• [Directions]: Retype every line of the data, keeping each word exactly.

___ Listed records ___

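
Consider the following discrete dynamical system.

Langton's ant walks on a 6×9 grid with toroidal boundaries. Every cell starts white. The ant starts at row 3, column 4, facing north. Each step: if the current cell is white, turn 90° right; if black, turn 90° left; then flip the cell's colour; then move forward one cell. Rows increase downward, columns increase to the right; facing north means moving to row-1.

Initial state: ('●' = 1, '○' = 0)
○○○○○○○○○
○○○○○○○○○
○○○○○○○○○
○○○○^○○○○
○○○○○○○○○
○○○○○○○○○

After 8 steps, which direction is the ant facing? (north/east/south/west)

south

[0] ○○○○○○○○○
○○○○○○○○○
○○○○○○○○○
○○○○^○○○○
○○○○○○○○○
○○○○○○○○○
[1] ○○○○○○○○○
○○○○○○○○○
○○○○○○○○○
○○○○●>○○○
○○○○○○○○○
○○○○○○○○○
[2] ○○○○○○○○○
○○○○○○○○○
○○○○○○○○○
○○○○●●○○○
○○○○○v○○○
○○○○○○○○○
[3] ○○○○○○○○○
○○○○○○○○○
○○○○○○○○○
○○○○●●○○○
○○○○<●○○○
○○○○○○○○○
[4] ○○○○○○○○○
○○○○○○○○○
○○○○○○○○○
○○○○^●○○○
○○○○●●○○○
○○○○○○○○○
[5] ○○○○○○○○○
○○○○○○○○○
○○○○○○○○○
○○○<○●○○○
○○○○●●○○○
○○○○○○○○○
[6] ○○○○○○○○○
○○○○○○○○○
○○○^○○○○○
○○○●○●○○○
○○○○●●○○○
○○○○○○○○○
[7] ○○○○○○○○○
○○○○○○○○○
○○○●>○○○○
○○○●○●○○○
○○○○●●○○○
○○○○○○○○○
[8] ○○○○○○○○○
○○○○○○○○○
○○○●●○○○○
○○○●v●○○○
○○○○●●○○○
○○○○○○○○○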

___

• [Output for this exercise]:
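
Consider the following discrete dynamical system.

Langton's ant walks on a 6×9 grid with toroidal boundaries. Every cell starts white. The ant starts at row 3, column 4, facing north. Each step: if the current cell is white, turn 90° right; if black, turn 90° left; then flip the cell's colour; then move forward one cell. Rows increase downward, columns increase to the right; facing north means moving to row-1.

Initial state: ('●' = 1, '○' = 0)
○○○○○○○○○
○○○○○○○○○
○○○○○○○○○
○○○○^○○○○
○○○○○○○○○
○○○○○○○○○

After 8 steps, which direction is the ant facing? (north/east/south/west)

south

[0] ○○○○○○○○○
○○○○○○○○○
○○○○○○○○○
○○○○^○○○○
○○○○○○○○○
○○○○○○○○○
[1] ○○○○○○○○○
○○○○○○○○○
○○○○○○○○○
○○○○●>○○○
○○○○○○○○○
○○○○○○○○○
[2] ○○○○○○○○○
○○○○○○○○○
○○○○○○○○○
○○○○●●○○○
○○○○○v○○○
○○○○○○○○○
[3] ○○○○○○○○○
○○○○○○○○○
○○○○○○○○○
○○○○●●○○○
○○○○<●○○○
○○○○○○○○○
[4] ○○○○○○○○○
○○○○○○○○○
○○○○○○○○○
○○○○^●○○○
○○○○●●○○○
○○○○○○○○○
[5] ○○○○○○○○○
○○○○○○○○○
○○○○○○○○○
○○○<○●○○○
○○○○●●○○○
○○○○○○○○○
[6] ○○○○○○○○○
○○○○○○○○○
○○○^○○○○○
○○○●○●○○○
○○○○●●○○○
○○○○○○○○○
[7] ○○○○○○○○○
○○○○○○○○○
○○○●>○○○○
○○○●○●○○○
○○○○●●○○○
○○○○○○○○○
[8] ○○○○○○○○○
○○○○○○○○○
○○○●●○○○○
○○○●v●○○○
○○○○●●○○○
○○○○○○○○○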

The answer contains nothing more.